Saved entries
-.-.-

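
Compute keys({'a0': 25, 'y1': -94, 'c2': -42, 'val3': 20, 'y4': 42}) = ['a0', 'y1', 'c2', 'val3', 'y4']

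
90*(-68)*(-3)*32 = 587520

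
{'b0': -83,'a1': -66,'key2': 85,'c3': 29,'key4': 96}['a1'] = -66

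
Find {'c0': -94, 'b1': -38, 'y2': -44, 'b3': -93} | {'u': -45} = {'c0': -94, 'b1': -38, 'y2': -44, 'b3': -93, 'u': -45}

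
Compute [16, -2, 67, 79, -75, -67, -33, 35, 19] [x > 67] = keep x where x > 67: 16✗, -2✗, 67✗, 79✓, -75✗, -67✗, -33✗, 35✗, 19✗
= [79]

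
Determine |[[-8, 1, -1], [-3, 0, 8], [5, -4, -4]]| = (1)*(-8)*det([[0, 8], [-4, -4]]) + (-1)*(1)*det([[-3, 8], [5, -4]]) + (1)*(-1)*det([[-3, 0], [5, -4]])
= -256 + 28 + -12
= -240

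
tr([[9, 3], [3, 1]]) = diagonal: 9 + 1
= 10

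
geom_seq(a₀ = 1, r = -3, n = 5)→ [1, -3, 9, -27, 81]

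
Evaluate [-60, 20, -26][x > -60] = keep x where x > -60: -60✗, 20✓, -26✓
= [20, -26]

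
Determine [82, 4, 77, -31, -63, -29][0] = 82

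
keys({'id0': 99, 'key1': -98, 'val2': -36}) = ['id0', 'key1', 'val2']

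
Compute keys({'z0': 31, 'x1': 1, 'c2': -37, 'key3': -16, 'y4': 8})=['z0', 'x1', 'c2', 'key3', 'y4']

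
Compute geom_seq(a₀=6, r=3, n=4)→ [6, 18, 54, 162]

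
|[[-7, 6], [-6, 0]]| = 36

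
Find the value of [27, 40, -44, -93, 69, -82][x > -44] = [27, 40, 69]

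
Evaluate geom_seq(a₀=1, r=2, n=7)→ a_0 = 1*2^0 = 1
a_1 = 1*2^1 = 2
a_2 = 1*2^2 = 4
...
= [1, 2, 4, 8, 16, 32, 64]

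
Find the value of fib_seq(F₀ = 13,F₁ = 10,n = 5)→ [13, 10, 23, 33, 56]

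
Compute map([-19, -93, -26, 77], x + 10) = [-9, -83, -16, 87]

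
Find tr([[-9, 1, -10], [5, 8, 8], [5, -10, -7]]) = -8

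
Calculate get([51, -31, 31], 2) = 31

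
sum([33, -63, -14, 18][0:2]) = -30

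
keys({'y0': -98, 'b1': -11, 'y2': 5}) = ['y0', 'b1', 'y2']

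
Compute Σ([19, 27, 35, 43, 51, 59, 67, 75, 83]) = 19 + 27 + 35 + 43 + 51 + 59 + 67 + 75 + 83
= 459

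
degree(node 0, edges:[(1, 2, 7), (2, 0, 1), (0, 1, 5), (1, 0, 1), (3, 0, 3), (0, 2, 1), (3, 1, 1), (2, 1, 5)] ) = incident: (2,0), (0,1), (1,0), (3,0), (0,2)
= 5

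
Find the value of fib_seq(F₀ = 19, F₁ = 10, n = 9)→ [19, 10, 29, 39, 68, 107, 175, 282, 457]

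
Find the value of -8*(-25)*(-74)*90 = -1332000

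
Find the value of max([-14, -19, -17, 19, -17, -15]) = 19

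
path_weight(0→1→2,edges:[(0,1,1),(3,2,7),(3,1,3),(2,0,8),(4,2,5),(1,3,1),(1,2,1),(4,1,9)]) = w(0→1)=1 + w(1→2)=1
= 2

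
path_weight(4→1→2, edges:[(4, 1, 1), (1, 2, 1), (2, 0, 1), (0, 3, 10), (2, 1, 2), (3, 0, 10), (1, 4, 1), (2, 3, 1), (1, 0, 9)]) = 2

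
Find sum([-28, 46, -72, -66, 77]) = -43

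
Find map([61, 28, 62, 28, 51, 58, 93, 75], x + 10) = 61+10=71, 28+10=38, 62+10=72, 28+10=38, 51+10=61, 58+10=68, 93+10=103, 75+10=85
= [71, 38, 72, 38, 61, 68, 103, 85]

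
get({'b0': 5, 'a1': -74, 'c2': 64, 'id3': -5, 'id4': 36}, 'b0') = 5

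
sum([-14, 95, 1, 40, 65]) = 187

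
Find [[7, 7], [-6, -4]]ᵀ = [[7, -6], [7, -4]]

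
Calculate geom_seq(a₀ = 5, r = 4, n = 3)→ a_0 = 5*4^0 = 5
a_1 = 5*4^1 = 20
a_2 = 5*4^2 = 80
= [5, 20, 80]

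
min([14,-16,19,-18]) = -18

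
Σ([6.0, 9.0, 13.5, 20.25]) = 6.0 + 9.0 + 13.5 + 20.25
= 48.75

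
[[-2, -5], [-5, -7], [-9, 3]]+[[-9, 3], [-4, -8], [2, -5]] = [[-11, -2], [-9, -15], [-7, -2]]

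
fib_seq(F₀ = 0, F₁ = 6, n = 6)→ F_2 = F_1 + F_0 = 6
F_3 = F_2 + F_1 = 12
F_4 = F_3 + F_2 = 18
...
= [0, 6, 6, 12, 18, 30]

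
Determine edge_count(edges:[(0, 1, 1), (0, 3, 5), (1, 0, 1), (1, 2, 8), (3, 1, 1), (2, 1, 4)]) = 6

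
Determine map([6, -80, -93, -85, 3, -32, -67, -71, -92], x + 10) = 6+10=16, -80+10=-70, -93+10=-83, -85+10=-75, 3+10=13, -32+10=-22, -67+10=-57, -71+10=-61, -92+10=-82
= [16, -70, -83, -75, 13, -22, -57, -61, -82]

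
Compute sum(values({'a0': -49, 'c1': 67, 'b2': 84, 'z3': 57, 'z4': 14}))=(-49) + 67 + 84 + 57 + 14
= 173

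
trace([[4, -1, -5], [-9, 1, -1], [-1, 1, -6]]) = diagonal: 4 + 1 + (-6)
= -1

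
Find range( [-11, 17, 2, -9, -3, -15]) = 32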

-.-.-

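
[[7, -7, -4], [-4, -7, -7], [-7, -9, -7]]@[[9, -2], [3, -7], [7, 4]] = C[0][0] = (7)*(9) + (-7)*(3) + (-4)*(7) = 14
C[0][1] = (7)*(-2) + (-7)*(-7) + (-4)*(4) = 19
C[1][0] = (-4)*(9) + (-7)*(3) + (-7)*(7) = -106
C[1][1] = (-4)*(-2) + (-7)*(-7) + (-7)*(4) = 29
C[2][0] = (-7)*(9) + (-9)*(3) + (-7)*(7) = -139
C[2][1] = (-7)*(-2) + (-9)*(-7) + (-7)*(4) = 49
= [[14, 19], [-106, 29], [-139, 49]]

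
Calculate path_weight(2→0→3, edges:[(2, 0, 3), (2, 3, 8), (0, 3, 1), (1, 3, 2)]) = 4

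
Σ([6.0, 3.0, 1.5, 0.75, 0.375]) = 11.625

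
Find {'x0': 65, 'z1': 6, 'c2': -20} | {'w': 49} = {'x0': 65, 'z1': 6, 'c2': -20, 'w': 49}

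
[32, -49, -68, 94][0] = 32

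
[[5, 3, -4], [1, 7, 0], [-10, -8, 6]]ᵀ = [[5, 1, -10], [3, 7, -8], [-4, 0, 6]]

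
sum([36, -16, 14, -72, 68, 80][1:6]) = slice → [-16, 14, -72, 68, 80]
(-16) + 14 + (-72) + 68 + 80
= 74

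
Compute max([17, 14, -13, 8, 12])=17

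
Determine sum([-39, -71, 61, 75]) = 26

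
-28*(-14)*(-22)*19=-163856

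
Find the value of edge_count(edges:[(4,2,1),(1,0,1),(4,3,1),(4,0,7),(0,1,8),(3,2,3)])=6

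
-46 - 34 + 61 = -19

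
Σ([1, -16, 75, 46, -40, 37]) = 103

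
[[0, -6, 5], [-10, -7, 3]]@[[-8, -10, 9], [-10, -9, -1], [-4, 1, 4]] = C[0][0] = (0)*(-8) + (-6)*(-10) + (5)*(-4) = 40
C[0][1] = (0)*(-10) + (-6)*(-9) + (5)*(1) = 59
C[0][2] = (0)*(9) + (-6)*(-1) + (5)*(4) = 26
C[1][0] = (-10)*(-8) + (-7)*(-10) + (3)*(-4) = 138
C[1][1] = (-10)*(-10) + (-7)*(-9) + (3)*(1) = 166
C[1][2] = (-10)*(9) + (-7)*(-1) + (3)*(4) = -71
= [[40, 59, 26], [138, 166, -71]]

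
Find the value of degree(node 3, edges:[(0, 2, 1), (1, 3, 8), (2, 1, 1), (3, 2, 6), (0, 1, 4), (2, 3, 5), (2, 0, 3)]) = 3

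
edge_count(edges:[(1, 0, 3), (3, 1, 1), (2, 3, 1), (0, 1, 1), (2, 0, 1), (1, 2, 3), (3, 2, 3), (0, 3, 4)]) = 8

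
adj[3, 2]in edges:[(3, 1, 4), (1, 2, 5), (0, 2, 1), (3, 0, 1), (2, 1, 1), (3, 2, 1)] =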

-.-.-

- [Your instructions]:
An exact copy of the lines above between the line holding "Find map([61, 28, 62, 28, 51, 58, 93, 75], x" and the line holding "Find range( [-11, 17, 2, -9, -3, -15]) = 32", inclusive, is the whole answer.

- [Finished task]:
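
Find map([61, 28, 62, 28, 51, 58, 93, 75], x + 10) = 61+10=71, 28+10=38, 62+10=72, 28+10=38, 51+10=61, 58+10=68, 93+10=103, 75+10=85
= [71, 38, 72, 38, 61, 68, 103, 85]

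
get({'b0': 5, 'a1': -74, 'c2': 64, 'id3': -5, 'id4': 36}, 'b0') = 5

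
sum([-14, 95, 1, 40, 65]) = 187

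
Find [[7, 7], [-6, -4]]ᵀ = [[7, -6], [7, -4]]

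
Calculate geom_seq(a₀ = 5, r = 4, n = 3)→ a_0 = 5*4^0 = 5
a_1 = 5*4^1 = 20
a_2 = 5*4^2 = 80
= [5, 20, 80]

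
min([14,-16,19,-18]) = -18

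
Σ([6.0, 9.0, 13.5, 20.25]) = 6.0 + 9.0 + 13.5 + 20.25
= 48.75

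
[[-2, -5], [-5, -7], [-9, 3]]+[[-9, 3], [-4, -8], [2, -5]] = [[-11, -2], [-9, -15], [-7, -2]]

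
fib_seq(F₀ = 0, F₁ = 6, n = 6)→ F_2 = F_1 + F_0 = 6
F_3 = F_2 + F_1 = 12
F_4 = F_3 + F_2 = 18
...
= [0, 6, 6, 12, 18, 30]

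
Determine edge_count(edges:[(0, 1, 1), (0, 3, 5), (1, 0, 1), (1, 2, 8), (3, 1, 1), (2, 1, 4)]) = 6

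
Determine map([6, -80, -93, -85, 3, -32, -67, -71, -92], x + 10) = 6+10=16, -80+10=-70, -93+10=-83, -85+10=-75, 3+10=13, -32+10=-22, -67+10=-57, -71+10=-61, -92+10=-82
= [16, -70, -83, -75, 13, -22, -57, -61, -82]

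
Compute sum(values({'a0': -49, 'c1': 67, 'b2': 84, 'z3': 57, 'z4': 14}))=(-49) + 67 + 84 + 57 + 14
= 173

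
trace([[4, -1, -5], [-9, 1, -1], [-1, 1, -6]]) = diagonal: 4 + 1 + (-6)
= -1

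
Find range( [-11, 17, 2, -9, -3, -15]) = 32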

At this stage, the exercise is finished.